**Raw data:**
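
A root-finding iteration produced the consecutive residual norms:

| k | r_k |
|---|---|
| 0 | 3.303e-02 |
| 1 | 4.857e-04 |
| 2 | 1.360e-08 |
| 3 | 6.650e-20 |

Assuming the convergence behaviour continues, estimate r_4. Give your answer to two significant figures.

5.3e-48

First estimate the order: p ≈ ln(r_3/r_2) / ln(r_2/r_1) = ln(6.650e-20/1.360e-08)/ln(1.360e-08/4.857e-04) = ln(4.88971e-12)/ln(2.80008e-05) ≈ 2.4843.
Then r_4 ≈ r_3·(r_3/r_2)^p = 6.650e-20·(4.88971e-12)^2.4843 = 6.650e-20·7.95767e-29 ≈ 5.292e-48.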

**About this exercise:**
Give back the data above word for word.

**Exercise solution:**
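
A root-finding iteration produced the consecutive residual norms:

| k | r_k |
|---|---|
| 0 | 3.303e-02 |
| 1 | 4.857e-04 |
| 2 | 1.360e-08 |
| 3 | 6.650e-20 |

Assuming the convergence behaviour continues, estimate r_4. Give your answer to two significant figures.

5.3e-48

First estimate the order: p ≈ ln(r_3/r_2) / ln(r_2/r_1) = ln(6.650e-20/1.360e-08)/ln(1.360e-08/4.857e-04) = ln(4.88971e-12)/ln(2.80008e-05) ≈ 2.4843.
Then r_4 ≈ r_3·(r_3/r_2)^p = 6.650e-20·(4.88971e-12)^2.4843 = 6.650e-20·7.95767e-29 ≈ 5.292e-48.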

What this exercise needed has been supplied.